### Exercise prompt
Beginning with the first line below, please restate each line exactly, down to and including the line containing "Application OF-98971 was".

### Records from a data collection

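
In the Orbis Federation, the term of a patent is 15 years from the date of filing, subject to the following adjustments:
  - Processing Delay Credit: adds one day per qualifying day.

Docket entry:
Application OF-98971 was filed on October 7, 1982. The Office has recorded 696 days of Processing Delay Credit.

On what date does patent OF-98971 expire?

September 3, 1999

Base term: filing date + 15 years → 7 October 1997.
Processing Delay Credit: +696 days → 3 September 1999.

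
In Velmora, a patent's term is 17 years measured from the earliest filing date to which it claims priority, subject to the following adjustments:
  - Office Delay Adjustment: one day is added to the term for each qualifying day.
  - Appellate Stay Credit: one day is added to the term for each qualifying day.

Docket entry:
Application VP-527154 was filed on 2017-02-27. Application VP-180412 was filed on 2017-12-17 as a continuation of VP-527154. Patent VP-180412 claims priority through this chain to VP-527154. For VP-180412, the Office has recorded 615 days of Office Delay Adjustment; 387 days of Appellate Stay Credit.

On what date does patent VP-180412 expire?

November 25, 2036

Earliest priority filing: 27 February 2017.
Base term: 27 February 2017 + 17 years → 27 February 2034.
Office Delay Adjustment: +615 days → 4 November 2035.
Appellate Stay Credit: +387 days → 25 November 2036.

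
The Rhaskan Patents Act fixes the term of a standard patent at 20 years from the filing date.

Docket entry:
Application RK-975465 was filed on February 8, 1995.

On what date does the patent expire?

February 8, 2015

Filing date + 20 years → 8 February 2015.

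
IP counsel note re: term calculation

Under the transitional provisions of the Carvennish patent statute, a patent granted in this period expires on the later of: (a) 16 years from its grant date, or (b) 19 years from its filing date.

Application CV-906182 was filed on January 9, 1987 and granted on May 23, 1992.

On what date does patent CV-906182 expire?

May 23, 2008

(a) grant + 16 years → 23 May 2008.
(b) filing + 19 years → 9 January 2006.
Later of the two: 23 May 2008.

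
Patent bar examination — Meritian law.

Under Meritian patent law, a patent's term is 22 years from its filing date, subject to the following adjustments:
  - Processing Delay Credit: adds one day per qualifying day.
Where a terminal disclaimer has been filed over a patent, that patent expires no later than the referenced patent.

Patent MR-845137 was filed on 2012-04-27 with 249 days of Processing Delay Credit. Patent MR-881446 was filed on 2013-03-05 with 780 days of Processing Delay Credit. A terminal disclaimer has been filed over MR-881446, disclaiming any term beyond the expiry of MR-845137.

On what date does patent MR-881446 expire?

Natural term of MR-881446:
  Base: filing + 22 years → 5 March 2035.
  Processing Delay Credit: +780 days → 23 April 2037.
Expiry of referenced patent MR-845137:
  Base: filing + 22 years → 27 April 2034.
  Processing Delay Credit: +249 days → 1 January 2035.
Terminal disclaimer: MR-881446 expires on the earlier of 23 April 2037 and 1 January 2035.

2035-01-01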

### Answer space
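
In the Orbis Federation, the term of a patent is 15 years from the date of filing, subject to the following adjustments:
  - Processing Delay Credit: adds one day per qualifying day.

Docket entry:
Application OF-98971 was filed on October 7, 1982. The Office has recorded 696 days of Processing Delay Credit.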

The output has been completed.